*How to complete this task*: Return every entry exactly.

*Task inputs*:
╔══

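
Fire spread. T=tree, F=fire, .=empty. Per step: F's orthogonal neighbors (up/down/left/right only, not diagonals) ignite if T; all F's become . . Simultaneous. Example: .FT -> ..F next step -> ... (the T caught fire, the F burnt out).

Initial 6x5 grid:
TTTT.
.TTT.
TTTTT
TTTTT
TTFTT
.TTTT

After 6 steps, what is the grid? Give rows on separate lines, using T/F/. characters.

Step 1: 4 trees catch fire, 1 burn out
  TTTT.
  .TTT.
  TTTTT
  TTFTT
  TF.FT
  .TFTT
Step 2: 7 trees catch fire, 4 burn out
  TTTT.
  .TTT.
  TTFTT
  TF.FT
  F...F
  .F.FT
Step 3: 6 trees catch fire, 7 burn out
  TTTT.
  .TFT.
  TF.FT
  F...F
  .....
  ....F
Step 4: 5 trees catch fire, 6 burn out
  TTFT.
  .F.F.
  F...F
  .....
  .....
  .....
Step 5: 2 trees catch fire, 5 burn out
  TF.F.
  .....
  .....
  .....
  .....
  .....
Step 6: 1 trees catch fire, 2 burn out
  F....
  .....
  .....
  .....
  .....
  .....

F....
.....
.....
.....
.....
.....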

╚══

*Your solution*:
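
Fire spread. T=tree, F=fire, .=empty. Per step: F's orthogonal neighbors (up/down/left/right only, not diagonals) ignite if T; all F's become . . Simultaneous. Example: .FT -> ..F next step -> ... (the T caught fire, the F burnt out).

Initial 6x5 grid:
TTTT.
.TTT.
TTTTT
TTTTT
TTFTT
.TTTT

After 6 steps, what is the grid? Give rows on separate lines, using T/F/. characters.

Step 1: 4 trees catch fire, 1 burn out
  TTTT.
  .TTT.
  TTTTT
  TTFTT
  TF.FT
  .TFTT
Step 2: 7 trees catch fire, 4 burn out
  TTTT.
  .TTT.
  TTFTT
  TF.FT
  F...F
  .F.FT
Step 3: 6 trees catch fire, 7 burn out
  TTTT.
  .TFT.
  TF.FT
  F...F
  .....
  ....F
Step 4: 5 trees catch fire, 6 burn out
  TTFT.
  .F.F.
  F...F
  .....
  .....
  .....
Step 5: 2 trees catch fire, 5 burn out
  TF.F.
  .....
  .....
  .....
  .....
  .....
Step 6: 1 trees catch fire, 2 burn out
  F....
  .....
  .....
  .....
  .....
  .....

F....
.....
.....
.....
.....
.....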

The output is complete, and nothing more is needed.